* Work required *
The lines from the start of the data through the line containing "Expected clicks: slot" are to be reproduced exactly, both ends included.

* Records shown *
*****
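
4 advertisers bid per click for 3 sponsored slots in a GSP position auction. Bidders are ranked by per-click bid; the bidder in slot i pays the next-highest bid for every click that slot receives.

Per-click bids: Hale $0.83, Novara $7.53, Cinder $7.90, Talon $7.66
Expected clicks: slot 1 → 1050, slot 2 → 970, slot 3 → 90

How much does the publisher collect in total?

Total revenue: $15421.80

Ranked by bid: $7.90 (Cinder) > $7.66 (Talon) > $7.53 (Novara) > $0.83 (Hale)
Slot 1: Cinder pays $7.66 × 1050 = $8043.00
Slot 2: Talon pays $7.53 × 970 = $7304.10
Slot 3: Novara pays $0.83 × 90 = $74.70
Total = $15421.80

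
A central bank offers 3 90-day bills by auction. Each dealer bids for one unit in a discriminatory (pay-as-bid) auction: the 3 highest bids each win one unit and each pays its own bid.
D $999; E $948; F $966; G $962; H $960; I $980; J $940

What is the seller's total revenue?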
*****
* Output of the task *
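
4 advertisers bid per click for 3 sponsored slots in a GSP position auction. Bidders are ranked by per-click bid; the bidder in slot i pays the next-highest bid for every click that slot receives.

Per-click bids: Hale $0.83, Novara $7.53, Cinder $7.90, Talon $7.66
Expected clicks: slot 1 → 1050, slot 2 → 970, slot 3 → 90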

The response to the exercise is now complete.